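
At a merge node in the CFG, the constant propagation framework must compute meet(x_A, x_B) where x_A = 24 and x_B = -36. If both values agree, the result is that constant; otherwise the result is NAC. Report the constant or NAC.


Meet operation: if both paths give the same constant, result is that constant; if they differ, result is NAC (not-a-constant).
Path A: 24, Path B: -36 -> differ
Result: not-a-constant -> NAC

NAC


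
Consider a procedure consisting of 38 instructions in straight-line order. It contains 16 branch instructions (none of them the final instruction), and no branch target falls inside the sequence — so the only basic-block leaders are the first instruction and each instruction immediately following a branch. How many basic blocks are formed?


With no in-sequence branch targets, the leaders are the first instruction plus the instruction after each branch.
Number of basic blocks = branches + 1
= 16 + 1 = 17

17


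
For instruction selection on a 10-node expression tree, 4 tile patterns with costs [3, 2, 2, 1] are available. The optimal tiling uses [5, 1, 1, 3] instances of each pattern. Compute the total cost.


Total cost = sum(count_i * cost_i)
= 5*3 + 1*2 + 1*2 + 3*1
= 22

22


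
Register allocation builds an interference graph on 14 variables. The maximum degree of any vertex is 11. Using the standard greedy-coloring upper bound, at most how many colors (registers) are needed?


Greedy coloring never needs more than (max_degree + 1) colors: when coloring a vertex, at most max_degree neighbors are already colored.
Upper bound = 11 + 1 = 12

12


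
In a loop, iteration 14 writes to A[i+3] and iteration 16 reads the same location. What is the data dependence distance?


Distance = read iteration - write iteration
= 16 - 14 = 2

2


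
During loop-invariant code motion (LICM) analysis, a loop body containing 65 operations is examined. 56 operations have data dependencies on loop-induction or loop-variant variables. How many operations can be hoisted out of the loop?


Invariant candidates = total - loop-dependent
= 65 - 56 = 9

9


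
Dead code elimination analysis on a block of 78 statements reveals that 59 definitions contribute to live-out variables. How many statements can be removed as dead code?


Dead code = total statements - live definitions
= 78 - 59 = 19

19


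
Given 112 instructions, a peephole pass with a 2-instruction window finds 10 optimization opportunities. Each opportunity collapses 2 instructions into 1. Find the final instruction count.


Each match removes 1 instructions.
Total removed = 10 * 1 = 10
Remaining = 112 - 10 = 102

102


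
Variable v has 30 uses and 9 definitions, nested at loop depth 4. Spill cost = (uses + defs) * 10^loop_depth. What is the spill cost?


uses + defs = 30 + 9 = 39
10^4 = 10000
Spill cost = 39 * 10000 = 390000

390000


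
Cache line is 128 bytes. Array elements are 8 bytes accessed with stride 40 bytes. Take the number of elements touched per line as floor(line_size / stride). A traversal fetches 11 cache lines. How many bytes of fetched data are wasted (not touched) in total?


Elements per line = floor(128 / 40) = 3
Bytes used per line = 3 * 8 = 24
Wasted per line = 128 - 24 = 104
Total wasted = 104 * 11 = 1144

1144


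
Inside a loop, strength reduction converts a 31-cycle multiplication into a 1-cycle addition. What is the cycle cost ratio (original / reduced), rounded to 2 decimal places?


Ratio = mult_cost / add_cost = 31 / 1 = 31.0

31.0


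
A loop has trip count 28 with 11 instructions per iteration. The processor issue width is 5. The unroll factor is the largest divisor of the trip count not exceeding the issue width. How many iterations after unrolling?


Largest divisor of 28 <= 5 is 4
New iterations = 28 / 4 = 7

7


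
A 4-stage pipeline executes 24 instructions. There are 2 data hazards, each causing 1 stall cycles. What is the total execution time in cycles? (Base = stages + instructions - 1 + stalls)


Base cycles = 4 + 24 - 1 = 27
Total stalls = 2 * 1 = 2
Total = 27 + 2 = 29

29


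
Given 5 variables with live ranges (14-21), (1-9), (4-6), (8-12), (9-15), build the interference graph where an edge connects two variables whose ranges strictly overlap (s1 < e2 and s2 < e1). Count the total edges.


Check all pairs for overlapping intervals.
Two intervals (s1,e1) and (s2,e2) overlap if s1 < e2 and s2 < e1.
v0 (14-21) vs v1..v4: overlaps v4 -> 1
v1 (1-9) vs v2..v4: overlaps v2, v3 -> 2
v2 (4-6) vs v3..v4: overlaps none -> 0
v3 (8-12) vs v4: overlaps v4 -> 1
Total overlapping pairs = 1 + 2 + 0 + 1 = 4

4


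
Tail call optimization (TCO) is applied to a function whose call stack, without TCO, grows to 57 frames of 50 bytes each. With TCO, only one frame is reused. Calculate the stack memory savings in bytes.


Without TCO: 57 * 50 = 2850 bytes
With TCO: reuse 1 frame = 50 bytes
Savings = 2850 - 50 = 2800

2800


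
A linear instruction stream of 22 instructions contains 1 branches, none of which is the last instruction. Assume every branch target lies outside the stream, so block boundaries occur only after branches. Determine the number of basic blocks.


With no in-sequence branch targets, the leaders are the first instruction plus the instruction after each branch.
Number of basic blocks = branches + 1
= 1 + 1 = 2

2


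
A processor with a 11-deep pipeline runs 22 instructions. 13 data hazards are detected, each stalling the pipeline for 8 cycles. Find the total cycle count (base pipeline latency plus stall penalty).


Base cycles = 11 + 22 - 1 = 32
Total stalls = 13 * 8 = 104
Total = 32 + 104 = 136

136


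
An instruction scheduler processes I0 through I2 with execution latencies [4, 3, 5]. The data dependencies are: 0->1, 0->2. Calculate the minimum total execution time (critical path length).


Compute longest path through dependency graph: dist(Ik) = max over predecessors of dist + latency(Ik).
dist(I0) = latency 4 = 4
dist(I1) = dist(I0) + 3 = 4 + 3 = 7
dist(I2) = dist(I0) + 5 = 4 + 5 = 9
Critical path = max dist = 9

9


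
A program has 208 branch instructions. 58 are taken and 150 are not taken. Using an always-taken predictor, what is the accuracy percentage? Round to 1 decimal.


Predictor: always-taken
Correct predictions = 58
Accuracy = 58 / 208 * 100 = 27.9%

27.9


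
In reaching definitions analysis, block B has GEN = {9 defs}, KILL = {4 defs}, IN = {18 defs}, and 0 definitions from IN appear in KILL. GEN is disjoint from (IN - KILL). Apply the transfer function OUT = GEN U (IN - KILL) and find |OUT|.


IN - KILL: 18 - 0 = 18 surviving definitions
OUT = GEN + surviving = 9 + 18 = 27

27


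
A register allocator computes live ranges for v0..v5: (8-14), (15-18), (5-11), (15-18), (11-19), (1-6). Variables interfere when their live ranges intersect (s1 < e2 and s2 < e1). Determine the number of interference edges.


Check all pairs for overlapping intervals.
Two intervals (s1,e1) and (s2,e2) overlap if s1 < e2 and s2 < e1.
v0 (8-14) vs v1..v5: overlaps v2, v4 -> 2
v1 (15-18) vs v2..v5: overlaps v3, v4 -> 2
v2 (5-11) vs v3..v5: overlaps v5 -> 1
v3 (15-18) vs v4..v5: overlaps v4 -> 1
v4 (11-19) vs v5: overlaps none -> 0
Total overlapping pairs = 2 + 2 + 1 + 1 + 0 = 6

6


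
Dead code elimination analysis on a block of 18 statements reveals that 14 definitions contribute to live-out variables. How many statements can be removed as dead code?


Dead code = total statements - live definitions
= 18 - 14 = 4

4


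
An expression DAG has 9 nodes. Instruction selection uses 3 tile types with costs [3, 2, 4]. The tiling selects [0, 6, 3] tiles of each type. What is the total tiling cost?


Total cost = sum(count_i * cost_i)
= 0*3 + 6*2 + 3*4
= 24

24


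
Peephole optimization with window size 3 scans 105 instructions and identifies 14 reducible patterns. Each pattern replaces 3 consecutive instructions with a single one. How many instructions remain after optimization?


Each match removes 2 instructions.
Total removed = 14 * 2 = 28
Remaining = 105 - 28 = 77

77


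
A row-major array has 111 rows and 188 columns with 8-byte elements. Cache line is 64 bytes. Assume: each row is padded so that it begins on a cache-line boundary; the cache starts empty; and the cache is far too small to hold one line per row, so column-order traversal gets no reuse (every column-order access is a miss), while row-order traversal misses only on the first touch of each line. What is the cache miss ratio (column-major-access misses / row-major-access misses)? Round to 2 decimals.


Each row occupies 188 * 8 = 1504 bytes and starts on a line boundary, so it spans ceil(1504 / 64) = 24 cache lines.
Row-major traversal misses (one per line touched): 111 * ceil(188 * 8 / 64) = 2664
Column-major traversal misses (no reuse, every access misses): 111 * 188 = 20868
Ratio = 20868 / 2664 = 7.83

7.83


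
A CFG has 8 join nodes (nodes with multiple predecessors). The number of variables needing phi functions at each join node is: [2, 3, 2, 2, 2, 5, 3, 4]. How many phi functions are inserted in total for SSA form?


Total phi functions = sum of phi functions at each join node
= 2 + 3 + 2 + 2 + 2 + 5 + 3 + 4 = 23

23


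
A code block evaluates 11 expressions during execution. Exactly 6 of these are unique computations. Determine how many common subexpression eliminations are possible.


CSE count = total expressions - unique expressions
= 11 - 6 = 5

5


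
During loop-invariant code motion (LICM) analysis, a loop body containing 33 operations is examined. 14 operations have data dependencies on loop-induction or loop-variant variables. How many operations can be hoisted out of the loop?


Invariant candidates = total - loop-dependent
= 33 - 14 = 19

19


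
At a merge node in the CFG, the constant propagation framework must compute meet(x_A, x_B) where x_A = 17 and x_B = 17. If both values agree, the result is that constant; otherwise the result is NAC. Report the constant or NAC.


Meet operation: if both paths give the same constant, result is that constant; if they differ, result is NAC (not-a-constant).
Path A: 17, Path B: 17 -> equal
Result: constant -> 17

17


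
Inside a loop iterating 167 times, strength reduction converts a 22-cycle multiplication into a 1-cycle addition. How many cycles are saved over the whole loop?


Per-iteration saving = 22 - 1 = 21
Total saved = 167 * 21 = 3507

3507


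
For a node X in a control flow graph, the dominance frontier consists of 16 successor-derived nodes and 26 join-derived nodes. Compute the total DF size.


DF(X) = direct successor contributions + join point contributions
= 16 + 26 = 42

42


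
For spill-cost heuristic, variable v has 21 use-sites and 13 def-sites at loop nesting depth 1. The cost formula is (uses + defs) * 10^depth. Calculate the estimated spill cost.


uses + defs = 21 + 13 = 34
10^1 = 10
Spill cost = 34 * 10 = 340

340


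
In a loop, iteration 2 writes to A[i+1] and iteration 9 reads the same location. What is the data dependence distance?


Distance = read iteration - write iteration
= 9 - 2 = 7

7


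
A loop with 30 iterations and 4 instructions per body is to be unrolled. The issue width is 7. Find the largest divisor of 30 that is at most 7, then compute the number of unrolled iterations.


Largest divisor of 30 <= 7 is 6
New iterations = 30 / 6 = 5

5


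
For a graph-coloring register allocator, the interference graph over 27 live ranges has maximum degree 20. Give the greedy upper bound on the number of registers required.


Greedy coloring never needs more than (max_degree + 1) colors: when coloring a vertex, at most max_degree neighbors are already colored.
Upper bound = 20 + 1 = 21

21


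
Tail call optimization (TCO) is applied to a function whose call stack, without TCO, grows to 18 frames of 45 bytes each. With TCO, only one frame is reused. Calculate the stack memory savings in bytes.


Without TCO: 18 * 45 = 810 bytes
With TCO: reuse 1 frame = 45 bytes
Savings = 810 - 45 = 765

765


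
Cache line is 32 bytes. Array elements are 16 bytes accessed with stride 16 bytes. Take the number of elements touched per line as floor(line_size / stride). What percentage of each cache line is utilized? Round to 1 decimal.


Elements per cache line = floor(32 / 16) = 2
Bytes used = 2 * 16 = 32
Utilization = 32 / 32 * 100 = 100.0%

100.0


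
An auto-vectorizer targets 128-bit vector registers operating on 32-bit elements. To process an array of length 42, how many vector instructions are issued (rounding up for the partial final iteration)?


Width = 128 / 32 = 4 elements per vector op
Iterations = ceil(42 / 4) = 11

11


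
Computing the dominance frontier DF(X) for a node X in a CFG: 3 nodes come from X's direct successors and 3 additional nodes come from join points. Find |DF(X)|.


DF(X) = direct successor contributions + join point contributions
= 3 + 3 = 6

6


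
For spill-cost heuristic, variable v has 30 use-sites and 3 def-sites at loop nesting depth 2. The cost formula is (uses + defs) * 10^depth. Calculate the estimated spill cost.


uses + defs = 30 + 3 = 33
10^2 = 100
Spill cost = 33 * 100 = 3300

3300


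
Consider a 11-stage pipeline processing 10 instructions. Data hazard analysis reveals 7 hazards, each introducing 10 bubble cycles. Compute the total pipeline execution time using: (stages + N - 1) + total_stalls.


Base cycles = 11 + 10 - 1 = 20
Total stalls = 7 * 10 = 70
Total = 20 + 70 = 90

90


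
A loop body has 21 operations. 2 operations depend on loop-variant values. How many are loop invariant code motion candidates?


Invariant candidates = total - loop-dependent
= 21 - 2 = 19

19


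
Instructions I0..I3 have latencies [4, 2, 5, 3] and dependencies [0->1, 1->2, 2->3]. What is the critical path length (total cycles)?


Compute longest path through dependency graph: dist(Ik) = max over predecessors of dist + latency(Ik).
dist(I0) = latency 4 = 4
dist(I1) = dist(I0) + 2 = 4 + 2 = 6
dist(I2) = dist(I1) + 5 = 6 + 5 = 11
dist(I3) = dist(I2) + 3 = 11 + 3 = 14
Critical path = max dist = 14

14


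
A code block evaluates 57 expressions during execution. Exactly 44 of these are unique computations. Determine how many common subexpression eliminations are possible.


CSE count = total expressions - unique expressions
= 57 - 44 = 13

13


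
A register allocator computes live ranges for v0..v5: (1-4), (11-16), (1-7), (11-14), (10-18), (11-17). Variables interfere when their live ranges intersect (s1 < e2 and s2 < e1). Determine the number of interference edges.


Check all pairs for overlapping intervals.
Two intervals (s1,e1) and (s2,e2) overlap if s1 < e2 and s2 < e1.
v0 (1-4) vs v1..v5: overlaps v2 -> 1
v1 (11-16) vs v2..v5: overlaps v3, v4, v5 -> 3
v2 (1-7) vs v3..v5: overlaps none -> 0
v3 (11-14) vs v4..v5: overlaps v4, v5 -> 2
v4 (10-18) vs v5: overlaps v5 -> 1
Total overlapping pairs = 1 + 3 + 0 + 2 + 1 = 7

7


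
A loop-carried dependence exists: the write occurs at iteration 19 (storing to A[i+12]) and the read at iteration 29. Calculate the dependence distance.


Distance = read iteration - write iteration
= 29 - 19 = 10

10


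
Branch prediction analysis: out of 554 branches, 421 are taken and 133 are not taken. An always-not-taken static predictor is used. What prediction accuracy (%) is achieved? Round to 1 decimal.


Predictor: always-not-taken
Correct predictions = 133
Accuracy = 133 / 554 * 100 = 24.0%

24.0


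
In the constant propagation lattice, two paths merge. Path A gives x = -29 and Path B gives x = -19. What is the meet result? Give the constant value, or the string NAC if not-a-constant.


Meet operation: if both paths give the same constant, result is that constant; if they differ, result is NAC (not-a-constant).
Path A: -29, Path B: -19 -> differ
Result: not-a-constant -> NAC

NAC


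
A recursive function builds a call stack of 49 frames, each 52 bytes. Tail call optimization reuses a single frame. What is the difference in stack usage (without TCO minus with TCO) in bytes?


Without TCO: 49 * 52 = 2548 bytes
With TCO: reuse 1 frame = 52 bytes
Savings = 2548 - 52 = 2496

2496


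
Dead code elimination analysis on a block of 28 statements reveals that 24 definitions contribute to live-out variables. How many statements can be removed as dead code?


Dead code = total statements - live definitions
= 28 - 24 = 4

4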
□ □ □ □ □
■ **How to complete this task**:
Set down each line from the line containing "(11-14), (10-18), (11-17)." through the final line of the data, exactly and with nothing added.

■ **Solution below**:
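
A register allocator computes live ranges for v0..v5: (1-4), (11-16), (1-7), (11-14), (10-18), (11-17). Variables interfere when their live ranges intersect (s1 < e2 and s2 < e1). Determine the number of interference edges.


Check all pairs for overlapping intervals.
Two intervals (s1,e1) and (s2,e2) overlap if s1 < e2 and s2 < e1.
v0 (1-4) vs v1..v5: overlaps v2 -> 1
v1 (11-16) vs v2..v5: overlaps v3, v4, v5 -> 3
v2 (1-7) vs v3..v5: overlaps none -> 0
v3 (11-14) vs v4..v5: overlaps v4, v5 -> 2
v4 (10-18) vs v5: overlaps v5 -> 1
Total overlapping pairs = 1 + 3 + 0 + 2 + 1 = 7

7


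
A loop-carried dependence exists: the write occurs at iteration 19 (storing to A[i+12]) and the read at iteration 29. Calculate the dependence distance.


Distance = read iteration - write iteration
= 29 - 19 = 10

10


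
Branch prediction analysis: out of 554 branches, 421 are taken and 133 are not taken. An always-not-taken static predictor is used. What prediction accuracy (%) is achieved? Round to 1 decimal.


Predictor: always-not-taken
Correct predictions = 133
Accuracy = 133 / 554 * 100 = 24.0%

24.0


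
In the constant propagation lattice, two paths merge. Path A gives x = -29 and Path B gives x = -19. What is the meet result? Give the constant value, or the string NAC if not-a-constant.


Meet operation: if both paths give the same constant, result is that constant; if they differ, result is NAC (not-a-constant).
Path A: -29, Path B: -19 -> differ
Result: not-a-constant -> NAC

NAC


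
A recursive function builds a call stack of 49 frames, each 52 bytes. Tail call optimization reuses a single frame. What is the difference in stack usage (without TCO minus with TCO) in bytes?


Without TCO: 49 * 52 = 2548 bytes
With TCO: reuse 1 frame = 52 bytes
Savings = 2548 - 52 = 2496

2496


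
Dead code elimination analysis on a block of 28 statements reveals that 24 definitions contribute to live-out variables. How many statements can be removed as dead code?


Dead code = total statements - live definitions
= 28 - 24 = 4

4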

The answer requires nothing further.